Assignment
The whole listing that follows should be printed again, unchanged.

Dataset extract
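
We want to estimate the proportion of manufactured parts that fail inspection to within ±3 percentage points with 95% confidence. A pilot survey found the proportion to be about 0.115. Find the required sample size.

For a proportion with margin E = 0.03 at 95% confidence, z = 1.960.
n = p̂(1−p̂)(z/E)² = 0.115 × 0.885 × (1.960/0.03)² = 434.42
Round up: n = 435.

435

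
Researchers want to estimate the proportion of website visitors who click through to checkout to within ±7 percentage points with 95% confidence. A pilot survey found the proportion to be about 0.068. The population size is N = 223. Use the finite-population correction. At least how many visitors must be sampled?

For a proportion with margin E = 0.07 at 95% confidence, z = 1.960.
n = p̂(1−p̂)(z/E)² = 0.068 × 0.932 × (1.960/0.07)² = 49.69 — call this n₀.
Finite-population correction with N = 223: n = n₀ / (1 + (n₀−1)/N) = 49.69 / 1.218 = 40.80
Round up: n = 41.

n = 41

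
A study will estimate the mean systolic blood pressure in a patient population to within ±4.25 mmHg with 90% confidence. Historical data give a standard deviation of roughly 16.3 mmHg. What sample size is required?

For a mean, the margin of error is E = z·σ/√n, so n = (zσ/E)².
At 90% confidence, z = 1.645.
n = (1.645 × 16.3 / 4.25)² = 39.80
Round up: n = 40.

40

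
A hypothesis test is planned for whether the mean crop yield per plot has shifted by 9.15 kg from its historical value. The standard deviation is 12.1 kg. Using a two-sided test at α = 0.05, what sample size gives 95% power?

n = 23

For a one-sample z-test, n = ((z_{α/2} + z_β)·σ/δ)².
z_{α/2} = 1.960 (two-sided α = 0.05); z_β = 1.645 (power 95% → β = 0.05).
n = (3.605 × 12.1 / 9.15)² = 22.73
Round up: n = 23.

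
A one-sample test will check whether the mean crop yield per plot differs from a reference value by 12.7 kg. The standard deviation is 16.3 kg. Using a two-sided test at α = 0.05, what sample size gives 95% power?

22

For a one-sample z-test, n = ((z_{α/2} + z_β)·σ/δ)².
z_{α/2} = 1.960 (two-sided α = 0.05); z_β = 1.645 (power 95% → β = 0.05).
n = (3.605 × 16.3 / 12.7)² = 21.41
Round up: n = 22.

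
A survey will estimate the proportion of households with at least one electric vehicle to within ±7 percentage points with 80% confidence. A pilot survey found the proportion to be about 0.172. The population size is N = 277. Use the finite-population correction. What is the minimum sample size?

For a proportion with margin E = 0.07 at 80% confidence, z = 1.282.
n = p̂(1−p̂)(z/E)² = 0.172 × 0.828 × (1.282/0.07)² = 47.77 — call this n₀.
Finite-population correction with N = 277: n = n₀ / (1 + (n₀−1)/N) = 47.77 / 1.169 = 40.86
Round up: n = 41.

41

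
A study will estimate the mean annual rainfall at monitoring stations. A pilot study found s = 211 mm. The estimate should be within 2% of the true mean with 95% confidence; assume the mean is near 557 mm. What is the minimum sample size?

For a mean, the margin of error is E = z·σ/√n, so n = (zσ/E)².
At 95% confidence, z = 1.960.
E = 2% of 557 = 11.14 mm.
n = (1.960 × 211 / 11.14)² = 1378.18
Round up: n = 1379.

1379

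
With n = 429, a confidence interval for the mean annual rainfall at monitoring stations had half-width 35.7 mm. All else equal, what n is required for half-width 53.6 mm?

191

Margin of error scales as 1/√n, so n₂ = n₁·(E₁/E₂)².
n₂ = 429 × (35.7/53.6)² = 429 × 0.4436 = 190.30
Round up: n₂ = 191.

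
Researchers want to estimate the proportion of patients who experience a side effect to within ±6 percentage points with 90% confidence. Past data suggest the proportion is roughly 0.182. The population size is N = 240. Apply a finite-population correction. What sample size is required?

For a proportion with margin E = 0.06 at 90% confidence, z = 1.645.
n = p̂(1−p̂)(z/E)² = 0.182 × 0.818 × (1.645/0.06)² = 111.91 — call this n₀.
Finite-population correction with N = 240: n = n₀ / (1 + (n₀−1)/N) = 111.91 / 1.462 = 76.55
Round up: n = 77.

77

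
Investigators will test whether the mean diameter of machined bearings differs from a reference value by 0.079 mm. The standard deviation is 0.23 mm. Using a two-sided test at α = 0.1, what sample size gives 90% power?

n = 73

For a one-sample z-test, n = ((z_{α/2} + z_β)·σ/δ)².
z_{α/2} = 1.645 (two-sided α = 0.1); z_β = 1.282 (power 90% → β = 0.1).
n = (2.927 × 0.23 / 0.079)² = 72.62
Round up: n = 73.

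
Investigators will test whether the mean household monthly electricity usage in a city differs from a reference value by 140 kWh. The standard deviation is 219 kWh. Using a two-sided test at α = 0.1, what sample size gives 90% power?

21

For a one-sample z-test, n = ((z_{α/2} + z_β)·σ/δ)².
z_{α/2} = 1.645 (two-sided α = 0.1); z_β = 1.282 (power 90% → β = 0.1).
n = (2.927 × 219 / 140)² = 20.96
Round up: n = 21.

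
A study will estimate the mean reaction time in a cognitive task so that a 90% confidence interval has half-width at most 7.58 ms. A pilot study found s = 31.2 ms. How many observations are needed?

For a mean, the margin of error is E = z·σ/√n, so n = (zσ/E)².
At 90% confidence, z = 1.645.
n = (1.645 × 31.2 / 7.58)² = 45.85
Round up: n = 46.

46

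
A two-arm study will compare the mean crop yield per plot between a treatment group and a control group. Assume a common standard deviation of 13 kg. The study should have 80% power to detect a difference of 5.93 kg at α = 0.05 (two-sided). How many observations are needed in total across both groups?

For two equal groups, n per group = 2·((z_{α/2} + z_β)·σ/δ)².
z_{α/2} = 1.960; z_β = 0.842 (power 80%).
n = 2 × (2.802 × 13 / 5.93)² = 2 × 37.73 = 75.46
Round up: n = 76 per group.
Total across both groups: 2 × 76 = 152.

152 total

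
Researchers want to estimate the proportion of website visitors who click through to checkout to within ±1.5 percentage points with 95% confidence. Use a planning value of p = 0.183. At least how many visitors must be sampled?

2553

For a proportion with margin E = 0.015 at 95% confidence, z = 1.960.
n = p̂(1−p̂)(z/E)² = 0.183 × 0.817 × (1.960/0.015)² = 2552.72
Round up: n = 2553.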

Answer to this task
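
We want to estimate the proportion of manufactured parts that fail inspection to within ±3 percentage points with 95% confidence. A pilot survey found the proportion to be about 0.115. Find the required sample size.

For a proportion with margin E = 0.03 at 95% confidence, z = 1.960.
n = p̂(1−p̂)(z/E)² = 0.115 × 0.885 × (1.960/0.03)² = 434.42
Round up: n = 435.

435

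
Researchers want to estimate the proportion of website visitors who click through to checkout to within ±7 percentage points with 95% confidence. A pilot survey found the proportion to be about 0.068. The population size is N = 223. Use the finite-population correction. At least how many visitors must be sampled?

For a proportion with margin E = 0.07 at 95% confidence, z = 1.960.
n = p̂(1−p̂)(z/E)² = 0.068 × 0.932 × (1.960/0.07)² = 49.69 — call this n₀.
Finite-population correction with N = 223: n = n₀ / (1 + (n₀−1)/N) = 49.69 / 1.218 = 40.80
Round up: n = 41.

n = 41

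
A study will estimate the mean systolic blood pressure in a patient population to within ±4.25 mmHg with 90% confidence. Historical data give a standard deviation of roughly 16.3 mmHg. What sample size is required?

For a mean, the margin of error is E = z·σ/√n, so n = (zσ/E)².
At 90% confidence, z = 1.645.
n = (1.645 × 16.3 / 4.25)² = 39.80
Round up: n = 40.

40

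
A hypothesis test is planned for whether the mean crop yield per plot has shifted by 9.15 kg from its historical value. The standard deviation is 12.1 kg. Using a two-sided test at α = 0.05, what sample size gives 95% power?

n = 23

For a one-sample z-test, n = ((z_{α/2} + z_β)·σ/δ)².
z_{α/2} = 1.960 (two-sided α = 0.05); z_β = 1.645 (power 95% → β = 0.05).
n = (3.605 × 12.1 / 9.15)² = 22.73
Round up: n = 23.

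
A one-sample test will check whether the mean crop yield per plot differs from a reference value by 12.7 kg. The standard deviation is 16.3 kg. Using a two-sided test at α = 0.05, what sample size gives 95% power?

22

For a one-sample z-test, n = ((z_{α/2} + z_β)·σ/δ)².
z_{α/2} = 1.960 (two-sided α = 0.05); z_β = 1.645 (power 95% → β = 0.05).
n = (3.605 × 16.3 / 12.7)² = 21.41
Round up: n = 22.

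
A survey will estimate the proportion of households with at least one electric vehicle to within ±7 percentage points with 80% confidence. A pilot survey found the proportion to be about 0.172. The population size is N = 277. Use the finite-population correction. What is the minimum sample size?

For a proportion with margin E = 0.07 at 80% confidence, z = 1.282.
n = p̂(1−p̂)(z/E)² = 0.172 × 0.828 × (1.282/0.07)² = 47.77 — call this n₀.
Finite-population correction with N = 277: n = n₀ / (1 + (n₀−1)/N) = 47.77 / 1.169 = 40.86
Round up: n = 41.

41

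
A study will estimate the mean annual rainfall at monitoring stations. A pilot study found s = 211 mm. The estimate should be within 2% of the true mean with 95% confidence; assume the mean is near 557 mm. What is the minimum sample size?

For a mean, the margin of error is E = z·σ/√n, so n = (zσ/E)².
At 95% confidence, z = 1.960.
E = 2% of 557 = 11.14 mm.
n = (1.960 × 211 / 11.14)² = 1378.18
Round up: n = 1379.

1379

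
With n = 429, a confidence interval for the mean annual rainfall at monitoring stations had half-width 35.7 mm. All else equal, what n is required for half-width 53.6 mm?

191

Margin of error scales as 1/√n, so n₂ = n₁·(E₁/E₂)².
n₂ = 429 × (35.7/53.6)² = 429 × 0.4436 = 190.30
Round up: n₂ = 191.

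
Researchers want to estimate the proportion of patients who experience a side effect to within ±6 percentage points with 90% confidence. Past data suggest the proportion is roughly 0.182. The population size is N = 240. Apply a finite-population correction. What sample size is required?

For a proportion with margin E = 0.06 at 90% confidence, z = 1.645.
n = p̂(1−p̂)(z/E)² = 0.182 × 0.818 × (1.645/0.06)² = 111.91 — call this n₀.
Finite-population correction with N = 240: n = n₀ / (1 + (n₀−1)/N) = 111.91 / 1.462 = 76.55
Round up: n = 77.

77

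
Investigators will test whether the mean diameter of machined bearings differs from a reference value by 0.079 mm. The standard deviation is 0.23 mm. Using a two-sided test at α = 0.1, what sample size gives 90% power?

n = 73

For a one-sample z-test, n = ((z_{α/2} + z_β)·σ/δ)².
z_{α/2} = 1.645 (two-sided α = 0.1); z_β = 1.282 (power 90% → β = 0.1).
n = (2.927 × 0.23 / 0.079)² = 72.62
Round up: n = 73.

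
Investigators will test whether the mean household monthly electricity usage in a city differs from a reference value by 140 kWh. The standard deviation is 219 kWh. Using a two-sided test at α = 0.1, what sample size gives 90% power?

21

For a one-sample z-test, n = ((z_{α/2} + z_β)·σ/δ)².
z_{α/2} = 1.645 (two-sided α = 0.1); z_β = 1.282 (power 90% → β = 0.1).
n = (2.927 × 219 / 140)² = 20.96
Round up: n = 21.

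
A study will estimate the mean reaction time in a cognitive task so that a 90% confidence interval has half-width at most 7.58 ms. A pilot study found s = 31.2 ms. How many observations are needed?

For a mean, the margin of error is E = z·σ/√n, so n = (zσ/E)².
At 90% confidence, z = 1.645.
n = (1.645 × 31.2 / 7.58)² = 45.85
Round up: n = 46.

46

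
A two-arm study will compare the mean crop yield per plot between a treatment group and a control group. Assume a common standard deviation of 13 kg. The study should have 80% power to detect a difference of 5.93 kg at α = 0.05 (two-sided). How many observations are needed in total across both groups?

For two equal groups, n per group = 2·((z_{α/2} + z_β)·σ/δ)².
z_{α/2} = 1.960; z_β = 0.842 (power 80%).
n = 2 × (2.802 × 13 / 5.93)² = 2 × 37.73 = 75.46
Round up: n = 76 per group.
Total across both groups: 2 × 76 = 152.

152 total

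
Researchers want to estimate the proportion of website visitors who click through to checkout to within ±1.5 percentage points with 95% confidence. Use a planning value of p = 0.183. At least how many visitors must be sampled?

2553

For a proportion with margin E = 0.015 at 95% confidence, z = 1.960.
n = p̂(1−p̂)(z/E)² = 0.183 × 0.817 × (1.960/0.015)² = 2552.72
Round up: n = 2553.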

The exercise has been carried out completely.